Give back the records in full, with every line exactly as it was.

Data items
▬▬▬
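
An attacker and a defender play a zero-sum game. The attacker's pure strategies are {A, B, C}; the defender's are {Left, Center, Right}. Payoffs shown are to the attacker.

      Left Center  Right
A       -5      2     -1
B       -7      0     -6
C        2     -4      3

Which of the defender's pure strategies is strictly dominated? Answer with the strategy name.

Right

Left holds the attacker's payoff strictly below Right in every row: -5 < -1, -7 < -6, 2 < 3.
So Right is strictly dominated for the defender.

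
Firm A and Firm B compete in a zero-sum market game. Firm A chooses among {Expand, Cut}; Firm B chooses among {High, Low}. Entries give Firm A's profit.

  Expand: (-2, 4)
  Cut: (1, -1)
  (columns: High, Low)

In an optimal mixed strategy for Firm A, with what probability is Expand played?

1/4

Row minima: Expand → -2, Cut → -1; maximin = -1.
Column maxima: High → 1, Low → 4; minimax = 1.
-1 ≠ 1, so there is no saddle point; optimal play is mixed.
Let Firm A play Expand with probability p. Expected payoff against High: (-2)p + 1(1−p) = −3p + 1; against Low: 4p + (-1)(1−p) = 5p − 1.
Setting these equal: −3p + 1 = 5p − 1 ⇒ −8p = -2 ⇒ p = 1/4, and the value is (-3)·(1/4) + 1 = 1/4.
For Firm B: with q = P(High), equating Expand's and Cut's payoffs gives −6q + 4 = 2q − 1 ⇒ q = 5/8.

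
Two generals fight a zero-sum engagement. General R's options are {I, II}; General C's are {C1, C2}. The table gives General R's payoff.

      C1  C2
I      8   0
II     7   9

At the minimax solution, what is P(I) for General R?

Row minima: I → 0, II → 7; maximin = 7.
Column maxima: C1 → 8, C2 → 9; minimax = 8.
7 ≠ 8, so there is no saddle point; optimal play is mixed.
Let General R play I with probability p. Expected payoff against C1: 8p + 7(1−p) = p + 7; against C2: 0p + 9(1−p) = −9p + 9.
Setting these equal: p + 7 = −9p + 9 ⇒ 10p = 2 ⇒ p = 1/5, and the value is (1)·(1/5) + 7 = 36/5.
For General C: with q = P(C1), equating I's and II's payoffs gives 8q = −2q + 9 ⇒ q = 9/10.

1/5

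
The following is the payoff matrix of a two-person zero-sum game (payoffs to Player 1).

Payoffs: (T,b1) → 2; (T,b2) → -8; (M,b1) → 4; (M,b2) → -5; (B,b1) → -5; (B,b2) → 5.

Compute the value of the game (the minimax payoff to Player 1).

Row minima: T → -8, M → -5, B → -5; maximin = -5.
Column maxima: b1 → 4, b2 → 5; minimax = 4.
-5 ≠ 4, so there is no saddle point; optimal play is mixed.
T is strictly dominated by M, so Player 1 never plays it.
On the remaining 2×2 (M, B vs b1, b2):
Let Player 1 play M with probability p. Expected payoff against b1: 4p + (-5)(1−p) = 9p − 5; against b2: (-5)p + 5(1−p) = −10p + 5.
Setting these equal: 9p − 5 = −10p + 5 ⇒ 19p = 10 ⇒ p = 10/19, and the value is (9)·(10/19) − 5 = -5/19.
For Player 2: with q = P(b1), equating M's and B's payoffs gives 9q − 5 = −10q + 5 ⇒ q = 10/19.

-5/19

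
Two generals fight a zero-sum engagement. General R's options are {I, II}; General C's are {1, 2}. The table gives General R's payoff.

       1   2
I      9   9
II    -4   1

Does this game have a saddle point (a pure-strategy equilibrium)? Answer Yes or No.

Row minima: I → 9, II → -4; maximin = 9.
Column maxima: 1 → 9, 2 → 9; minimax = 9.
maximin = minimax = 9, so a saddle point exists.

Yes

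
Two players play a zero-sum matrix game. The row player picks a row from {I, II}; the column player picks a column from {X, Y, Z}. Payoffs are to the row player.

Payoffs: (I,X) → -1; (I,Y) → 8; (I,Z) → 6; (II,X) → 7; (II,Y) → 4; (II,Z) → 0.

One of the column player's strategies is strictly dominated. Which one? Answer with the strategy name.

Z holds the row player's payoff strictly below Y in every row: 6 < 8, 0 < 4.
So Y is strictly dominated for the column player.

Y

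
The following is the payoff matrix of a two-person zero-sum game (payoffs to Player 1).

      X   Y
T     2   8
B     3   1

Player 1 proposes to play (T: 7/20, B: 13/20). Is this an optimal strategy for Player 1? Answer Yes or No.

No

Against X this mix gives (7/20)·2 + (13/20)·3 = 53/20.
Against Y this mix gives (7/20)·8 + (13/20)·1 = 69/20.
Player 2 will play X, holding Player 1 to 53/20. Shifting weight toward the row that does better against X would raise this floor (the equalizing mix achieves 11/4 against both X and Y), so the proposed strategy is not optimal.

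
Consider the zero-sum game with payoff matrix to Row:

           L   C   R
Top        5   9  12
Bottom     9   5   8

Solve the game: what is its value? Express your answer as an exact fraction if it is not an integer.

Row minima: Top → 5, Bottom → 5; maximin = 5.
Column maxima: L → 9, C → 9, R → 12; minimax = 9.
5 ≠ 9, so there is no saddle point; optimal play is mixed.
R is strictly dominated by C (it gives Row strictly more in every row), so Column never plays it.
On the remaining 2×2 (Top, Bottom vs L, C):
Let Row play Top with probability p. Expected payoff against L: 5p + 9(1−p) = −4p + 9; against C: 9p + 5(1−p) = 4p + 5.
Setting these equal: −4p + 9 = 4p + 5 ⇒ −8p = -4 ⇒ p = 1/2, and the value is (-4)·(1/2) + 9 = 7.
For Column: with q = P(L), equating Top's and Bottom's payoffs gives −4q + 9 = 4q + 5 ⇒ q = 1/2.

7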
▬▬▬
- **Exercise output**:
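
An attacker and a defender play a zero-sum game. The attacker's pure strategies are {A, B, C}; the defender's are {Left, Center, Right}. Payoffs shown are to the attacker.

      Left Center  Right
A       -5      2     -1
B       -7      0     -6
C        2     -4      3

Which of the defender's pure strategies is strictly dominated? Answer with the strategy name.

Right

Left holds the attacker's payoff strictly below Right in every row: -5 < -1, -7 < -6, 2 < 3.
So Right is strictly dominated for the defender.

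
Firm A and Firm B compete in a zero-sum market game. Firm A chooses among {Expand, Cut}; Firm B chooses among {High, Low}. Entries give Firm A's profit.

  Expand: (-2, 4)
  Cut: (1, -1)
  (columns: High, Low)

In an optimal mixed strategy for Firm A, with what probability is Expand played?

1/4

Row minima: Expand → -2, Cut → -1; maximin = -1.
Column maxima: High → 1, Low → 4; minimax = 1.
-1 ≠ 1, so there is no saddle point; optimal play is mixed.
Let Firm A play Expand with probability p. Expected payoff against High: (-2)p + 1(1−p) = −3p + 1; against Low: 4p + (-1)(1−p) = 5p − 1.
Setting these equal: −3p + 1 = 5p − 1 ⇒ −8p = -2 ⇒ p = 1/4, and the value is (-3)·(1/4) + 1 = 1/4.
For Firm B: with q = P(High), equating Expand's and Cut's payoffs gives −6q + 4 = 2q − 1 ⇒ q = 5/8.

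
Two generals fight a zero-sum engagement. General R's options are {I, II}; General C's are {C1, C2}. The table gives General R's payoff.

      C1  C2
I      8   0
II     7   9

At the minimax solution, what is P(I) for General R?

Row minima: I → 0, II → 7; maximin = 7.
Column maxima: C1 → 8, C2 → 9; minimax = 8.
7 ≠ 8, so there is no saddle point; optimal play is mixed.
Let General R play I with probability p. Expected payoff against C1: 8p + 7(1−p) = p + 7; against C2: 0p + 9(1−p) = −9p + 9.
Setting these equal: p + 7 = −9p + 9 ⇒ 10p = 2 ⇒ p = 1/5, and the value is (1)·(1/5) + 7 = 36/5.
For General C: with q = P(C1), equating I's and II's payoffs gives 8q = −2q + 9 ⇒ q = 9/10.

1/5

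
The following is the payoff matrix of a two-person zero-sum game (payoffs to Player 1).

Payoffs: (T,b1) → 2; (T,b2) → -8; (M,b1) → 4; (M,b2) → -5; (B,b1) → -5; (B,b2) → 5.

Compute the value of the game (the minimax payoff to Player 1).

Row minima: T → -8, M → -5, B → -5; maximin = -5.
Column maxima: b1 → 4, b2 → 5; minimax = 4.
-5 ≠ 4, so there is no saddle point; optimal play is mixed.
T is strictly dominated by M, so Player 1 never plays it.
On the remaining 2×2 (M, B vs b1, b2):
Let Player 1 play M with probability p. Expected payoff against b1: 4p + (-5)(1−p) = 9p − 5; against b2: (-5)p + 5(1−p) = −10p + 5.
Setting these equal: 9p − 5 = −10p + 5 ⇒ 19p = 10 ⇒ p = 10/19, and the value is (9)·(10/19) − 5 = -5/19.
For Player 2: with q = P(b1), equating M's and B's payoffs gives 9q − 5 = −10q + 5 ⇒ q = 10/19.

-5/19

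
Two generals fight a zero-sum engagement. General R's options are {I, II}; General C's are {1, 2}. The table gives General R's payoff.

       1   2
I      9   9
II    -4   1

Does this game have a saddle point (a pure-strategy equilibrium)? Answer Yes or No.

Row minima: I → 9, II → -4; maximin = 9.
Column maxima: 1 → 9, 2 → 9; minimax = 9.
maximin = minimax = 9, so a saddle point exists.

Yes

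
Two players play a zero-sum matrix game. The row player picks a row from {I, II}; the column player picks a column from {X, Y, Z}. Payoffs are to the row player.

Payoffs: (I,X) → -1; (I,Y) → 8; (I,Z) → 6; (II,X) → 7; (II,Y) → 4; (II,Z) → 0.

One of the column player's strategies is strictly dominated. Which one? Answer with the strategy name.

Z holds the row player's payoff strictly below Y in every row: 6 < 8, 0 < 4.
So Y is strictly dominated for the column player.

Y

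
The following is the payoff matrix of a two-person zero-sum game (payoffs to Player 1).

      X   Y
T     2   8
B     3   1

Player 1 proposes to play (T: 7/20, B: 13/20). Is this an optimal strategy for Player 1? Answer Yes or No.

No

Against X this mix gives (7/20)·2 + (13/20)·3 = 53/20.
Against Y this mix gives (7/20)·8 + (13/20)·1 = 69/20.
Player 2 will play X, holding Player 1 to 53/20. Shifting weight toward the row that does better against X would raise this floor (the equalizing mix achieves 11/4 against both X and Y), so the proposed strategy is not optimal.

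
Consider the zero-sum game with payoff matrix to Row:

           L   C   R
Top        5   9  12
Bottom     9   5   8

Solve the game: what is its value? Express your answer as an exact fraction if it is not an integer.

Row minima: Top → 5, Bottom → 5; maximin = 5.
Column maxima: L → 9, C → 9, R → 12; minimax = 9.
5 ≠ 9, so there is no saddle point; optimal play is mixed.
R is strictly dominated by C (it gives Row strictly more in every row), so Column never plays it.
On the remaining 2×2 (Top, Bottom vs L, C):
Let Row play Top with probability p. Expected payoff against L: 5p + 9(1−p) = −4p + 9; against C: 9p + 5(1−p) = 4p + 5.
Setting these equal: −4p + 9 = 4p + 5 ⇒ −8p = -4 ⇒ p = 1/2, and the value is (-4)·(1/2) + 9 = 7.
For Column: with q = P(L), equating Top's and Bottom's payoffs gives −4q + 9 = 4q + 5 ⇒ q = 1/2.

7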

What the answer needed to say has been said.